++++ Material for the task
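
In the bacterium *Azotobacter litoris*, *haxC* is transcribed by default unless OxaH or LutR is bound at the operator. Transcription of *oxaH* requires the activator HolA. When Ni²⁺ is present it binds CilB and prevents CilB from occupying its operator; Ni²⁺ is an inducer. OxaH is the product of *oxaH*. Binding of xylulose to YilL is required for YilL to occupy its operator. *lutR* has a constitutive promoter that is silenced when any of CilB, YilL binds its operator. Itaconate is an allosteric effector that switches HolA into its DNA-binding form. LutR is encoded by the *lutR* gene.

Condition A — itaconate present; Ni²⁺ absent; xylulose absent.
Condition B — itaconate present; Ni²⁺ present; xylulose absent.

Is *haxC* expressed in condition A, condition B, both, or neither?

Condition A:
Itaconate is present, so HolA is active.
No repressor is bound and HolA is active, so *oxaH* is transcribed.
So OxaH is produced and active.
Ni²⁺ is absent, so CilB is active.
Xylulose is absent, so YilL is inactive.
With repressor CilB bound, *lutR* is not transcribed.
So LutR is not produced.
With repressor OxaH bound, *haxC* is not transcribed.
→ *haxC* is OFF in A.
Condition B:
Itaconate is present, so HolA is active.
No repressor is bound and HolA is active, so *oxaH* is transcribed.
So OxaH is produced and active.
Ni²⁺ is present, so CilB is inactive.
Xylulose is absent, so YilL is inactive.
With no repressor bound, *lutR* is transcribed.
So LutR is produced and active.
With repressor OxaH bound, *haxC* is not transcribed.
→ *haxC* is OFF in B.

neither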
++++++++
All of the entries should be repeated word for word.

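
In the bacterium *Azotobacter litoris*, *haxC* is transcribed by default unless OxaH or LutR is bound at the operator. Transcription of *oxaH* requires the activator HolA. When Ni²⁺ is present it binds CilB and prevents CilB from occupying its operator; Ni²⁺ is an inducer. OxaH is the product of *oxaH*. Binding of xylulose to YilL is required for YilL to occupy its operator. *lutR* has a constitutive promoter that is silenced when any of CilB, YilL binds its operator. Itaconate is an allosteric effector that switches HolA into its DNA-binding form. LutR is encoded by the *lutR* gene.

Condition A — itaconate present; Ni²⁺ absent; xylulose absent.
Condition B — itaconate present; Ni²⁺ present; xylulose absent.

Is *haxC* expressed in condition A, condition B, both, or neither?

Condition A:
Itaconate is present, so HolA is active.
No repressor is bound and HolA is active, so *oxaH* is transcribed.
So OxaH is produced and active.
Ni²⁺ is absent, so CilB is active.
Xylulose is absent, so YilL is inactive.
With repressor CilB bound, *lutR* is not transcribed.
So LutR is not produced.
With repressor OxaH bound, *haxC* is not transcribed.
→ *haxC* is OFF in A.
Condition B:
Itaconate is present, so HolA is active.
No repressor is bound and HolA is active, so *oxaH* is transcribed.
So OxaH is produced and active.
Ni²⁺ is present, so CilB is inactive.
Xylulose is absent, so YilL is inactive.
With no repressor bound, *lutR* is transcribed.
So LutR is produced and active.
With repressor OxaH bound, *haxC* is not transcribed.
→ *haxC* is OFF in B.

neither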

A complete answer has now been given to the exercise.